--- Provided records Enclosed Below ---

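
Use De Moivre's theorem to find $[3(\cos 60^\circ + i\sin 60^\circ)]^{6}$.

By De Moivre: z^n = r^n(cos(nθ) + i sin(nθ))
= 3^6(cos(6*60°) + i sin(6*60°))
= 729(cos 0° + i sin 0°)
= 729


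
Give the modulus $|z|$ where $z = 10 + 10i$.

|z| = sqrt(a^2 + b^2) = sqrt(10^2 + 10^2) = sqrt(200) = sqrt(200)


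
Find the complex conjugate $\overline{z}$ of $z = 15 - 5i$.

If z = a + bi, then conjugate(z) = a - bi
conjugate(15 - 5i) = 15 + 5i


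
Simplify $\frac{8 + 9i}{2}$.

Divisor is real, so divide each part by 2:
= 4 + (9/2)i


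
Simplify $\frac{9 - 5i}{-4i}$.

Multiply numerator and denominator by conjugate (4i):
= (9 - 5i)(4i) / (0^2 + (-4)^2)
= (20 + 36i) / 16
Divide through by 4: (5 + 9i) / 4
= 5/4 + (9/4)i


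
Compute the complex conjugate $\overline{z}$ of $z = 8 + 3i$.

If z = a + bi, then conjugate(z) = a - bi
conjugate(8 + 3i) = 8 - 3i


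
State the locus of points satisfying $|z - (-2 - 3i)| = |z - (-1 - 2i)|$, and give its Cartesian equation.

|z - z1| = |z - z2| means z is equidistant from z1 and z2,
i.e. the perpendicular bisector of the segment from (-2, -3) to (-1, -2) (midpoint (-3/2, -5/2)).
With z = x + yi, square both sides:
(x - (-2))^2 + (y - (-3))^2 = (x - (-1))^2 + (y - (-2))^2
The x^2 and y^2 terms cancel: 2x + 2y = 5 - 13 = -8
Simplify: x + y = -4
Locus: Perpendicular bisector of the segment from (-2, -3) to (-1, -2): the line x + y = -4


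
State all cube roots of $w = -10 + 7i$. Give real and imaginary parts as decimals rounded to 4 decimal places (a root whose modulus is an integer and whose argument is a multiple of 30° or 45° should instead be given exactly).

|w| = sqrt(149) ≈ 12.206556, arg(w) ≈ 145.007980°
Root modulus = sqrt(149)^(1/3) ≈ 2.302490
Root arguments: θ_k = (arg(w) + 360°k)/3 for k = 0, 1, ..., 2
Compute each root as (root modulus)(cos θ_k + i sin θ_k) using full-precision intermediates, then round to 4 decimal places.
Roots: 1.5306 + 1.7201i, -2.2549 + 0.4655i, 0.7243 - 2.1856i


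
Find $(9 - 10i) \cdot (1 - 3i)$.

(a1*a2 - b1*b2) + (a1*b2 + b1*a2)i
= (9 - 30) + (-27 + (-10))i
= -21 - 37i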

--- End of Enclosed Provided records ---

__Problem statement__
Repeat every line of the material exactly as given.

__Solution__
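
Use De Moivre's theorem to find $[3(\cos 60^\circ + i\sin 60^\circ)]^{6}$.

By De Moivre: z^n = r^n(cos(nθ) + i sin(nθ))
= 3^6(cos(6*60°) + i sin(6*60°))
= 729(cos 0° + i sin 0°)
= 729


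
Give the modulus $|z|$ where $z = 10 + 10i$.

|z| = sqrt(a^2 + b^2) = sqrt(10^2 + 10^2) = sqrt(200) = sqrt(200)


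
Find the complex conjugate $\overline{z}$ of $z = 15 - 5i$.

If z = a + bi, then conjugate(z) = a - bi
conjugate(15 - 5i) = 15 + 5i


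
Simplify $\frac{8 + 9i}{2}$.

Divisor is real, so divide each part by 2:
= 4 + (9/2)i


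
Simplify $\frac{9 - 5i}{-4i}$.

Multiply numerator and denominator by conjugate (4i):
= (9 - 5i)(4i) / (0^2 + (-4)^2)
= (20 + 36i) / 16
Divide through by 4: (5 + 9i) / 4
= 5/4 + (9/4)i


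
Compute the complex conjugate $\overline{z}$ of $z = 8 + 3i$.

If z = a + bi, then conjugate(z) = a - bi
conjugate(8 + 3i) = 8 - 3i


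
State the locus of points satisfying $|z - (-2 - 3i)| = |z - (-1 - 2i)|$, and give its Cartesian equation.

|z - z1| = |z - z2| means z is equidistant from z1 and z2,
i.e. the perpendicular bisector of the segment from (-2, -3) to (-1, -2) (midpoint (-3/2, -5/2)).
With z = x + yi, square both sides:
(x - (-2))^2 + (y - (-3))^2 = (x - (-1))^2 + (y - (-2))^2
The x^2 and y^2 terms cancel: 2x + 2y = 5 - 13 = -8
Simplify: x + y = -4
Locus: Perpendicular bisector of the segment from (-2, -3) to (-1, -2): the line x + y = -4


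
State all cube roots of $w = -10 + 7i$. Give real and imaginary parts as decimals rounded to 4 decimal places (a root whose modulus is an integer and whose argument is a multiple of 30° or 45° should instead be given exactly).

|w| = sqrt(149) ≈ 12.206556, arg(w) ≈ 145.007980°
Root modulus = sqrt(149)^(1/3) ≈ 2.302490
Root arguments: θ_k = (arg(w) + 360°k)/3 for k = 0, 1, ..., 2
Compute each root as (root modulus)(cos θ_k + i sin θ_k) using full-precision intermediates, then round to 4 decimal places.
Roots: 1.5306 + 1.7201i, -2.2549 + 0.4655i, 0.7243 - 2.1856i


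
Find $(9 - 10i) \cdot (1 - 3i)$.

(a1*a2 - b1*b2) + (a1*b2 + b1*a2)i
= (9 - 30) + (-27 + (-10))i
= -21 - 37i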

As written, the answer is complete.